## [Exercise goal]
Set down all the records below, word for word.

____________________

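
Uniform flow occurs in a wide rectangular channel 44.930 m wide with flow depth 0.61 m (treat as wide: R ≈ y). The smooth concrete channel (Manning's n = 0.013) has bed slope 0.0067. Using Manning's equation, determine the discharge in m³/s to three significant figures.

A = b·y = 44.930 × 0.61 = 27.41 m²
Wide channel: R ≈ y = 0.61 m
Q = (1/n)·A·R^(2/3)·S^(1/2) = (1/0.013) × 27.41 × 0.6100^(2/3) × 0.0067^(1/2) = 124.1 m³/s

124 m³/s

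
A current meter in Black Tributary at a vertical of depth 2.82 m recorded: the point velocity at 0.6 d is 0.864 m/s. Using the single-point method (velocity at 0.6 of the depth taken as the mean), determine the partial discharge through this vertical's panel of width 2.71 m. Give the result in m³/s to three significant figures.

6.60 m³/s

v̄ = v₀.₆ = 0.864 m/s
q = v̄ × d × w = 0.8640 × 2.82 × 2.71 = 6.603 m³/s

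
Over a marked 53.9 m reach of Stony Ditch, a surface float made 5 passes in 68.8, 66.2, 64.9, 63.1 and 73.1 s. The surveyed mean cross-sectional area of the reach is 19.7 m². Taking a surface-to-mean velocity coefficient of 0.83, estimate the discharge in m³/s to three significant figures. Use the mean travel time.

13.1 m³/s

t̄ = (68.8 + 66.2 + 64.9 + 63.1 + 73.1) / 5 = 67.22 s
v_surface = L / t̄ = 53.9 / 67.22 = 0.8018 m/s
v_mean = 0.83 × 0.8018 = 0.6655 m/s
Q = A × v_mean = 19.7 × 0.6655 = 13.11 m³/s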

____________________

## [Response to this task]
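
Uniform flow occurs in a wide rectangular channel 44.930 m wide with flow depth 0.61 m (treat as wide: R ≈ y). The smooth concrete channel (Manning's n = 0.013) has bed slope 0.0067. Using Manning's equation, determine the discharge in m³/s to three significant figures.

A = b·y = 44.930 × 0.61 = 27.41 m²
Wide channel: R ≈ y = 0.61 m
Q = (1/n)·A·R^(2/3)·S^(1/2) = (1/0.013) × 27.41 × 0.6100^(2/3) × 0.0067^(1/2) = 124.1 m³/s

124 m³/s

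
A current meter in Black Tributary at a vertical of depth 2.82 m recorded: the point velocity at 0.6 d is 0.864 m/s. Using the single-point method (velocity at 0.6 of the depth taken as the mean), determine the partial discharge through this vertical's panel of width 2.71 m. Give the result in m³/s to three significant figures.

6.60 m³/s

v̄ = v₀.₆ = 0.864 m/s
q = v̄ × d × w = 0.8640 × 2.82 × 2.71 = 6.603 m³/s

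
Over a marked 53.9 m reach of Stony Ditch, a surface float made 5 passes in 68.8, 66.2, 64.9, 63.1 and 73.1 s. The surveyed mean cross-sectional area of the reach is 19.7 m². Taking a surface-to-mean velocity coefficient of 0.83, estimate the discharge in m³/s to three significant figures. Use the mean travel time.

13.1 m³/s

t̄ = (68.8 + 66.2 + 64.9 + 63.1 + 73.1) / 5 = 67.22 s
v_surface = L / t̄ = 53.9 / 67.22 = 0.8018 m/s
v_mean = 0.83 × 0.8018 = 0.6655 m/s
Q = A × v_mean = 19.7 × 0.6655 = 13.11 m³/s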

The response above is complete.